Every line below that holds the string "Answer" should be copied.

(Recorded information)

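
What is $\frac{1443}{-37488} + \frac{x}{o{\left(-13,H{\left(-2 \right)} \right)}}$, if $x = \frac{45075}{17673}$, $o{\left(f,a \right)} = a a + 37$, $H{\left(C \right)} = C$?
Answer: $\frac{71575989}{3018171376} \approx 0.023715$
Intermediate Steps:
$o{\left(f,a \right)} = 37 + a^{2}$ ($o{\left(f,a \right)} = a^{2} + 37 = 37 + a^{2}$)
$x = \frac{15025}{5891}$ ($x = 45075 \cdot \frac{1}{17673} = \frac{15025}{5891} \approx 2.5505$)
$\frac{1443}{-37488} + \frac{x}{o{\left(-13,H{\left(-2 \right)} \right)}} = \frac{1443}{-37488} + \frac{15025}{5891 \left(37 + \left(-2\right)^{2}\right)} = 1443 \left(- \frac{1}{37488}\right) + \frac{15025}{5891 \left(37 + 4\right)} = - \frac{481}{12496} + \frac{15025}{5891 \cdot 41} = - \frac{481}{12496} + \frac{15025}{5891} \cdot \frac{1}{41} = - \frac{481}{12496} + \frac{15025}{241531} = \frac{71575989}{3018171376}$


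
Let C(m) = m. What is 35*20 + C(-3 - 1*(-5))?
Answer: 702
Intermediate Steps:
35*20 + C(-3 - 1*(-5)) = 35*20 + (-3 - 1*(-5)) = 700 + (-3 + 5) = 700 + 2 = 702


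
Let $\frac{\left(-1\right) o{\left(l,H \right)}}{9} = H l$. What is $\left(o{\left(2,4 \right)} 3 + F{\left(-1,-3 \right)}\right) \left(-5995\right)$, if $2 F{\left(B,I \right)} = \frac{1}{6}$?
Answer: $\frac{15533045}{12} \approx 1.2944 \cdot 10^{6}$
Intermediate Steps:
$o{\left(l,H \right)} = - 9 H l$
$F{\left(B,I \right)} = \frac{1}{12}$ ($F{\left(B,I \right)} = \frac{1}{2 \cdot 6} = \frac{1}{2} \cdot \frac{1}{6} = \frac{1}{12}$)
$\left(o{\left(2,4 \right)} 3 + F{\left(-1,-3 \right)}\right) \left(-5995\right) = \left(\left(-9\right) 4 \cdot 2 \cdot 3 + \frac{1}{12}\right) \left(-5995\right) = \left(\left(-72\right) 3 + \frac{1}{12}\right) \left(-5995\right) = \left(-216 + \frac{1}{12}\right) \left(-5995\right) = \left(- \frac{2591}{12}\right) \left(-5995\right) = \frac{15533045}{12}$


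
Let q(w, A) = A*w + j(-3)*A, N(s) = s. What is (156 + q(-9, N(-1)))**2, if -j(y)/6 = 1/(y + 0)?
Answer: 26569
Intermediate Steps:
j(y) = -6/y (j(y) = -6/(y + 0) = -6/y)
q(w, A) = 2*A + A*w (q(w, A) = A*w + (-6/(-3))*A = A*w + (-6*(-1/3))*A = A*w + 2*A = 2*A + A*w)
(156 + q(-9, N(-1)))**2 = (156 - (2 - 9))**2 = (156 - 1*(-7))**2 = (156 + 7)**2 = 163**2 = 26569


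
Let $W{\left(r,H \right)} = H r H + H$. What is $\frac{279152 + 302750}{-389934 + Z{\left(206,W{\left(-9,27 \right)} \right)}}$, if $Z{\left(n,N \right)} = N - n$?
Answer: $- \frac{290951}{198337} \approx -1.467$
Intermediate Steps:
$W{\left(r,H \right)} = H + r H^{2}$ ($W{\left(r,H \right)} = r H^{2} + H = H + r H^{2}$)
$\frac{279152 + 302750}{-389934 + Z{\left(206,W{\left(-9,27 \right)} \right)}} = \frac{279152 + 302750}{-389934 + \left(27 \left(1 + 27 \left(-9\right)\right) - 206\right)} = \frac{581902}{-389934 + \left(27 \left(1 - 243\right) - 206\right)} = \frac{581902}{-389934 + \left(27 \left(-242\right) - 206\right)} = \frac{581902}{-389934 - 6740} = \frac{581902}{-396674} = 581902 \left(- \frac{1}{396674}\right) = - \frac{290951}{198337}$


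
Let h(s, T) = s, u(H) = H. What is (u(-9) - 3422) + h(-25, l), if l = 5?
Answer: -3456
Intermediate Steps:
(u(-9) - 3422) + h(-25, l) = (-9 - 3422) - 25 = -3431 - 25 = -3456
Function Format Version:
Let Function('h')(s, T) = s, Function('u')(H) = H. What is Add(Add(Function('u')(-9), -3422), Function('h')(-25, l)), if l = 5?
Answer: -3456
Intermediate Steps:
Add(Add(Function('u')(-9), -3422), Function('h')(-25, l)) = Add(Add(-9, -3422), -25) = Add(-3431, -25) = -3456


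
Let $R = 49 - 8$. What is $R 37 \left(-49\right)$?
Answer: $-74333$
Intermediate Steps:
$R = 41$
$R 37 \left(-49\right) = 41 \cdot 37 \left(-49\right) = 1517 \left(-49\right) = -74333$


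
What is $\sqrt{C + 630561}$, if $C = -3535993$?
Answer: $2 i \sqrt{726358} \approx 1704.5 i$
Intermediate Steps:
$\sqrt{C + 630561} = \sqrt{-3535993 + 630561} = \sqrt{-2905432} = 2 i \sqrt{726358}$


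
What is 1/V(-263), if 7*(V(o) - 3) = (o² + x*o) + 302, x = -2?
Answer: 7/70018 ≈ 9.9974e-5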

(End Recorded information)

Your solution
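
Answer: $\frac{71575989}{3018171376} \approx 0.023715$
Answer: 702
Answer: $\frac{15533045}{12} \approx 1.2944 \cdot 10^{6}$
Answer: 26569
Answer: $- \frac{290951}{198337} \approx -1.467$
Answer: -3456
Answer: -3456
Answer: $-74333$
Answer: $2 i \sqrt{726358} \approx 1704.5 i$
Answer: 7/70018 ≈ 9.9974e-5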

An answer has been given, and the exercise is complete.